* **Work instruction**
After locating the line with "Beginning with an", reproduce that line and every one following it exactly, up to the end of the entries.

======== Given data ========

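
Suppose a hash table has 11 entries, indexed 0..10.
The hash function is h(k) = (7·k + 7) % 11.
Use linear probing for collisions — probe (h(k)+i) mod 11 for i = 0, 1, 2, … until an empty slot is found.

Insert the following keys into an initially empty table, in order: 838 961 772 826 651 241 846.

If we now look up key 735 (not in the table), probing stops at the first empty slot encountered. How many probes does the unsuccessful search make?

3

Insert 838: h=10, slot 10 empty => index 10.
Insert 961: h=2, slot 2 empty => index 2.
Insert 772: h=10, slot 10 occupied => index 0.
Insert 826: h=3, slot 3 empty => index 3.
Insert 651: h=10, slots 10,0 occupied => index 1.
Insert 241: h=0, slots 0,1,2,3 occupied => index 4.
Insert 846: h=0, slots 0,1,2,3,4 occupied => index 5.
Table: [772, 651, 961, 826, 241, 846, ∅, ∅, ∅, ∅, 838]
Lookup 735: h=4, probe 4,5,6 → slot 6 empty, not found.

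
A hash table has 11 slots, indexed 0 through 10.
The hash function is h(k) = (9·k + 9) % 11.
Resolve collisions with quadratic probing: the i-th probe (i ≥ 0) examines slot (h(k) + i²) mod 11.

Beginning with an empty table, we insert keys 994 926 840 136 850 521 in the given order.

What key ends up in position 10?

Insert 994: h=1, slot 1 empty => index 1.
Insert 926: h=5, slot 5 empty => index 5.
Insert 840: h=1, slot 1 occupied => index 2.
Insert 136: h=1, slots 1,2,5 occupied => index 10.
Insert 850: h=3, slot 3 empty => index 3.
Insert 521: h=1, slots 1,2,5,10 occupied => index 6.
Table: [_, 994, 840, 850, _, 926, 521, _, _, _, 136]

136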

========

* **Result**
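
Beginning with an empty table, we insert keys 994 926 840 136 850 521 in the given order.

What key ends up in position 10?

Insert 994: h=1, slot 1 empty => index 1.
Insert 926: h=5, slot 5 empty => index 5.
Insert 840: h=1, slot 1 occupied => index 2.
Insert 136: h=1, slots 1,2,5 occupied => index 10.
Insert 850: h=3, slot 3 empty => index 3.
Insert 521: h=1, slots 1,2,5,10 occupied => index 6.
Table: [_, 994, 840, 850, _, 926, 521, _, _, _, 136]

136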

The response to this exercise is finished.